WORK REQUEST: Lines holding the string "what": copy each one from the listing below.

### RECORDS FOR THIS EXERCISE

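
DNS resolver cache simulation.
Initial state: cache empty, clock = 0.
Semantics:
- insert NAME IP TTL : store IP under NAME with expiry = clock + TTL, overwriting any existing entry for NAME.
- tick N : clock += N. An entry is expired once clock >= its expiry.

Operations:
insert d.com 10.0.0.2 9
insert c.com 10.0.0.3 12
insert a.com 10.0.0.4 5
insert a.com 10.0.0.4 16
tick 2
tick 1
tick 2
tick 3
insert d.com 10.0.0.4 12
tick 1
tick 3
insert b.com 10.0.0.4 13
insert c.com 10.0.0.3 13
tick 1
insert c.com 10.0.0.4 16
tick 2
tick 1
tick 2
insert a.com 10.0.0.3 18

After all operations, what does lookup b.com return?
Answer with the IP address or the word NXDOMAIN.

Op 1: insert d.com -> 10.0.0.2 (expiry=0+9=9). clock=0
Op 2: insert c.com -> 10.0.0.3 (expiry=0+12=12). clock=0
Op 3: insert a.com -> 10.0.0.4 (expiry=0+5=5). clock=0
Op 4: insert a.com -> 10.0.0.4 (expiry=0+16=16). clock=0
Op 5: tick 2 -> clock=2.
Op 6: tick 1 -> clock=3.
Op 7: tick 2 -> clock=5.
Op 8: tick 3 -> clock=8.
Op 9: insert d.com -> 10.0.0.4 (expiry=8+12=20). clock=8
Op 10: tick 1 -> clock=9.
Op 11: tick 3 -> clock=12. purged={c.com}
Op 12: insert b.com -> 10.0.0.4 (expiry=12+13=25). clock=12
Op 13: insert c.com -> 10.0.0.3 (expiry=12+13=25). clock=12
Op 14: tick 1 -> clock=13.
Op 15: insert c.com -> 10.0.0.4 (expiry=13+16=29). clock=13
Op 16: tick 2 -> clock=15.
Op 17: tick 1 -> clock=16. purged={a.com}
Op 18: tick 2 -> clock=18.
Op 19: insert a.com -> 10.0.0.3 (expiry=18+18=36). clock=18
lookup b.com: present, ip=10.0.0.4 expiry=25 > clock=18

Answer: 10.0.0.4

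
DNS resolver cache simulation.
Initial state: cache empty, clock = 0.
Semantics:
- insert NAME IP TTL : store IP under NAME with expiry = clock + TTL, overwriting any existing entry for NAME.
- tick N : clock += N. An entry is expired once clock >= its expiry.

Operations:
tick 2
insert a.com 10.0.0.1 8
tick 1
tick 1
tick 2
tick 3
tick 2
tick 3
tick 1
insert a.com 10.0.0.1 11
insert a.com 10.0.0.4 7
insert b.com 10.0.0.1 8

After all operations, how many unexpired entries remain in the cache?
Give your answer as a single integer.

Op 1: tick 2 -> clock=2.
Op 2: insert a.com -> 10.0.0.1 (expiry=2+8=10). clock=2
Op 3: tick 1 -> clock=3.
Op 4: tick 1 -> clock=4.
Op 5: tick 2 -> clock=6.
Op 6: tick 3 -> clock=9.
Op 7: tick 2 -> clock=11. purged={a.com}
Op 8: tick 3 -> clock=14.
Op 9: tick 1 -> clock=15.
Op 10: insert a.com -> 10.0.0.1 (expiry=15+11=26). clock=15
Op 11: insert a.com -> 10.0.0.4 (expiry=15+7=22). clock=15
Op 12: insert b.com -> 10.0.0.1 (expiry=15+8=23). clock=15
Final cache (unexpired): {a.com,b.com} -> size=2

Answer: 2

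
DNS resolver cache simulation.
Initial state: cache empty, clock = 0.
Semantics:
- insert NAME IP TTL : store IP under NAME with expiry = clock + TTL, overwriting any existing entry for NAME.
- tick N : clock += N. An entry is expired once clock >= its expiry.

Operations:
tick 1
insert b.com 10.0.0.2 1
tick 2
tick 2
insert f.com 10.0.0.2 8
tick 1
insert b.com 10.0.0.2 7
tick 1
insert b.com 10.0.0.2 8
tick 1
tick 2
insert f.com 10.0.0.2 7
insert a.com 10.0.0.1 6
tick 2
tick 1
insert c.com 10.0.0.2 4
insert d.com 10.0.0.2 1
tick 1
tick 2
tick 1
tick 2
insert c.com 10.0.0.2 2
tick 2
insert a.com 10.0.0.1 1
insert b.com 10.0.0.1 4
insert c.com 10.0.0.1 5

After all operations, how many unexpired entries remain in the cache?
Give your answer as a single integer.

Answer: 3

Derivation:
Op 1: tick 1 -> clock=1.
Op 2: insert b.com -> 10.0.0.2 (expiry=1+1=2). clock=1
Op 3: tick 2 -> clock=3. purged={b.com}
Op 4: tick 2 -> clock=5.
Op 5: insert f.com -> 10.0.0.2 (expiry=5+8=13). clock=5
Op 6: tick 1 -> clock=6.
Op 7: insert b.com -> 10.0.0.2 (expiry=6+7=13). clock=6
Op 8: tick 1 -> clock=7.
Op 9: insert b.com -> 10.0.0.2 (expiry=7+8=15). clock=7
Op 10: tick 1 -> clock=8.
Op 11: tick 2 -> clock=10.
Op 12: insert f.com -> 10.0.0.2 (expiry=10+7=17). clock=10
Op 13: insert a.com -> 10.0.0.1 (expiry=10+6=16). clock=10
Op 14: tick 2 -> clock=12.
Op 15: tick 1 -> clock=13.
Op 16: insert c.com -> 10.0.0.2 (expiry=13+4=17). clock=13
Op 17: insert d.com -> 10.0.0.2 (expiry=13+1=14). clock=13
Op 18: tick 1 -> clock=14. purged={d.com}
Op 19: tick 2 -> clock=16. purged={a.com,b.com}
Op 20: tick 1 -> clock=17. purged={c.com,f.com}
Op 21: tick 2 -> clock=19.
Op 22: insert c.com -> 10.0.0.2 (expiry=19+2=21). clock=19
Op 23: tick 2 -> clock=21. purged={c.com}
Op 24: insert a.com -> 10.0.0.1 (expiry=21+1=22). clock=21
Op 25: insert b.com -> 10.0.0.1 (expiry=21+4=25). clock=21
Op 26: insert c.com -> 10.0.0.1 (expiry=21+5=26). clock=21
Final cache (unexpired): {a.com,b.com,c.com} -> size=3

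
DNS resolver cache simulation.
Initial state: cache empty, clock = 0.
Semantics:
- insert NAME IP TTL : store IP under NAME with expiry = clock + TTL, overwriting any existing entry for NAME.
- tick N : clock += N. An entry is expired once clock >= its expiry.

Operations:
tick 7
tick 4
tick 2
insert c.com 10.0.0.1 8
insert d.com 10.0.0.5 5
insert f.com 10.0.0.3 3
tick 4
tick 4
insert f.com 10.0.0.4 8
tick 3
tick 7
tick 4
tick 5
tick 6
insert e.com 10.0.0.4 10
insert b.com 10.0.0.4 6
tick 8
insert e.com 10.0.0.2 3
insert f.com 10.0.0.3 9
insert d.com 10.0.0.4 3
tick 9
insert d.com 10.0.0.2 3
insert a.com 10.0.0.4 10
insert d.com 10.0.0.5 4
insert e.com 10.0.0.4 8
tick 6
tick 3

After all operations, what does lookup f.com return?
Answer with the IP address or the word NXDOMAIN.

Answer: NXDOMAIN

Derivation:
Op 1: tick 7 -> clock=7.
Op 2: tick 4 -> clock=11.
Op 3: tick 2 -> clock=13.
Op 4: insert c.com -> 10.0.0.1 (expiry=13+8=21). clock=13
Op 5: insert d.com -> 10.0.0.5 (expiry=13+5=18). clock=13
Op 6: insert f.com -> 10.0.0.3 (expiry=13+3=16). clock=13
Op 7: tick 4 -> clock=17. purged={f.com}
Op 8: tick 4 -> clock=21. purged={c.com,d.com}
Op 9: insert f.com -> 10.0.0.4 (expiry=21+8=29). clock=21
Op 10: tick 3 -> clock=24.
Op 11: tick 7 -> clock=31. purged={f.com}
Op 12: tick 4 -> clock=35.
Op 13: tick 5 -> clock=40.
Op 14: tick 6 -> clock=46.
Op 15: insert e.com -> 10.0.0.4 (expiry=46+10=56). clock=46
Op 16: insert b.com -> 10.0.0.4 (expiry=46+6=52). clock=46
Op 17: tick 8 -> clock=54. purged={b.com}
Op 18: insert e.com -> 10.0.0.2 (expiry=54+3=57). clock=54
Op 19: insert f.com -> 10.0.0.3 (expiry=54+9=63). clock=54
Op 20: insert d.com -> 10.0.0.4 (expiry=54+3=57). clock=54
Op 21: tick 9 -> clock=63. purged={d.com,e.com,f.com}
Op 22: insert d.com -> 10.0.0.2 (expiry=63+3=66). clock=63
Op 23: insert a.com -> 10.0.0.4 (expiry=63+10=73). clock=63
Op 24: insert d.com -> 10.0.0.5 (expiry=63+4=67). clock=63
Op 25: insert e.com -> 10.0.0.4 (expiry=63+8=71). clock=63
Op 26: tick 6 -> clock=69. purged={d.com}
Op 27: tick 3 -> clock=72. purged={e.com}
lookup f.com: not in cache (expired or never inserted)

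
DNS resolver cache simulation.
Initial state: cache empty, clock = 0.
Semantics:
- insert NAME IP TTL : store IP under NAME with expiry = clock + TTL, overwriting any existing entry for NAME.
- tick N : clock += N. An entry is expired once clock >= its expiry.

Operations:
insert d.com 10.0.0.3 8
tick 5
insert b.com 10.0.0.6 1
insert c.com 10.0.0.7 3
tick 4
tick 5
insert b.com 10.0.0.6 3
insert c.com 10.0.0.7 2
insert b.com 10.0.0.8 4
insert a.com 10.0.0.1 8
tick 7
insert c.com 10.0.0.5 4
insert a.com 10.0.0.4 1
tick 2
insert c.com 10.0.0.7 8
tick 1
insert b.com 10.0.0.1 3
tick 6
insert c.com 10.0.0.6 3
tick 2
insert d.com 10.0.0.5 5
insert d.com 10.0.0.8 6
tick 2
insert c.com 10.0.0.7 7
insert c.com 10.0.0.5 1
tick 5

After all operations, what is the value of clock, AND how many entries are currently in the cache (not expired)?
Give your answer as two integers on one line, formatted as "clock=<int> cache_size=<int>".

Op 1: insert d.com -> 10.0.0.3 (expiry=0+8=8). clock=0
Op 2: tick 5 -> clock=5.
Op 3: insert b.com -> 10.0.0.6 (expiry=5+1=6). clock=5
Op 4: insert c.com -> 10.0.0.7 (expiry=5+3=8). clock=5
Op 5: tick 4 -> clock=9. purged={b.com,c.com,d.com}
Op 6: tick 5 -> clock=14.
Op 7: insert b.com -> 10.0.0.6 (expiry=14+3=17). clock=14
Op 8: insert c.com -> 10.0.0.7 (expiry=14+2=16). clock=14
Op 9: insert b.com -> 10.0.0.8 (expiry=14+4=18). clock=14
Op 10: insert a.com -> 10.0.0.1 (expiry=14+8=22). clock=14
Op 11: tick 7 -> clock=21. purged={b.com,c.com}
Op 12: insert c.com -> 10.0.0.5 (expiry=21+4=25). clock=21
Op 13: insert a.com -> 10.0.0.4 (expiry=21+1=22). clock=21
Op 14: tick 2 -> clock=23. purged={a.com}
Op 15: insert c.com -> 10.0.0.7 (expiry=23+8=31). clock=23
Op 16: tick 1 -> clock=24.
Op 17: insert b.com -> 10.0.0.1 (expiry=24+3=27). clock=24
Op 18: tick 6 -> clock=30. purged={b.com}
Op 19: insert c.com -> 10.0.0.6 (expiry=30+3=33). clock=30
Op 20: tick 2 -> clock=32.
Op 21: insert d.com -> 10.0.0.5 (expiry=32+5=37). clock=32
Op 22: insert d.com -> 10.0.0.8 (expiry=32+6=38). clock=32
Op 23: tick 2 -> clock=34. purged={c.com}
Op 24: insert c.com -> 10.0.0.7 (expiry=34+7=41). clock=34
Op 25: insert c.com -> 10.0.0.5 (expiry=34+1=35). clock=34
Op 26: tick 5 -> clock=39. purged={c.com,d.com}
Final clock = 39
Final cache (unexpired): {} -> size=0

Answer: clock=39 cache_size=0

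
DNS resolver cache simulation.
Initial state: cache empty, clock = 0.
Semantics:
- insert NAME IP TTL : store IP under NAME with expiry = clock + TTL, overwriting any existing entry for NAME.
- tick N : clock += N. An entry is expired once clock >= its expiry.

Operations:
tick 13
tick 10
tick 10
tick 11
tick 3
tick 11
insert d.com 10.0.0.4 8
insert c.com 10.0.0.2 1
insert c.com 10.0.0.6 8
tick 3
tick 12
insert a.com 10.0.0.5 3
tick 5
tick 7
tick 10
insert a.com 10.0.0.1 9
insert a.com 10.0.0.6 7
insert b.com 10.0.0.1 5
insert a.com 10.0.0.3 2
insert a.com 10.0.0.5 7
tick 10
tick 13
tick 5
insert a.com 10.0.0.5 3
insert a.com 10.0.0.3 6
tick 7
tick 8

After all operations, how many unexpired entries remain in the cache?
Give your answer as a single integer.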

######

RESULT FOR THIS TASK:
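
After all operations, what does lookup b.com return?
After all operations, what does lookup f.com return?
After all operations, what is the value of clock, AND how many entries are currently in the cache (not expired)?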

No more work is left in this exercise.